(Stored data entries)
....

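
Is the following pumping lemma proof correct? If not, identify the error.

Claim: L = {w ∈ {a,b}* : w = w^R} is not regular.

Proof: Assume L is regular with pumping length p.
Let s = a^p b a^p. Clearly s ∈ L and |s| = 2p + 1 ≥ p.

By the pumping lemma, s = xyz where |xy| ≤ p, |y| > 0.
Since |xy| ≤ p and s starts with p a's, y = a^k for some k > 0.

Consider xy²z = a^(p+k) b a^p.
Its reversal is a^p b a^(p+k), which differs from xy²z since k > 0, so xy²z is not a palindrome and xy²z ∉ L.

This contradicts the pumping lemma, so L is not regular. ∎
The proof is correct.

This proof is valid because:
1. s = a^p b a^p is in L and is chosen in terms of p, so |s| ≥ p holds for every p
2. The decomposition analysis is correct: |xy| ≤ p forces y to lie inside the leading a's
3. The contradiction is valid: a^(p+k) b a^p has more a's before the b than after it, so it is not a palindrome
4. The conclusion follows logically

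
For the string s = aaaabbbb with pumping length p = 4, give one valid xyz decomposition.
x = '', y = 'a', z = 'aaabbbb'

For s = aaaabbbb and p = 4, one valid decomposition is:
- x = '' (length 0)
- y = 'a' (length 1)
- z = 'aaabbbb' (length 7)

Verification:
- xyz = '' + 'a' + 'aaabbbb' = aaaabbbb ✓
- |xy| = 1 ≤ 4 ✓
- |y| = 1 > 0 ✓

All pumping lemma constraints are satisfied.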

....

→ TASK DESCRIPTION
Transcribe the data in full, keeping every character.

→ RESULT FOR THIS TASK
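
Is the following pumping lemma proof correct? If not, identify the error.

Claim: L = {w ∈ {a,b}* : w = w^R} is not regular.

Proof: Assume L is regular with pumping length p.
Let s = a^p b a^p. Clearly s ∈ L and |s| = 2p + 1 ≥ p.

By the pumping lemma, s = xyz where |xy| ≤ p, |y| > 0.
Since |xy| ≤ p and s starts with p a's, y = a^k for some k > 0.

Consider xy²z = a^(p+k) b a^p.
Its reversal is a^p b a^(p+k), which differs from xy²z since k > 0, so xy²z is not a palindrome and xy²z ∉ L.

This contradicts the pumping lemma, so L is not regular. ∎
The proof is correct.

This proof is valid because:
1. s = a^p b a^p is in L and is chosen in terms of p, so |s| ≥ p holds for every p
2. The decomposition analysis is correct: |xy| ≤ p forces y to lie inside the leading a's
3. The contradiction is valid: a^(p+k) b a^p has more a's before the b than after it, so it is not a palindrome
4. The conclusion follows logically

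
For the string s = aaaabbbb with pumping length p = 4, give one valid xyz decomposition.
x = '', y = 'a', z = 'aaabbbb'

For s = aaaabbbb and p = 4, one valid decomposition is:
- x = '' (length 0)
- y = 'a' (length 1)
- z = 'aaabbbb' (length 7)

Verification:
- xyz = '' + 'a' + 'aaabbbb' = aaaabbbb ✓
- |xy| = 1 ≤ 4 ✓
- |y| = 1 > 0 ✓

All pumping lemma constraints are satisfied.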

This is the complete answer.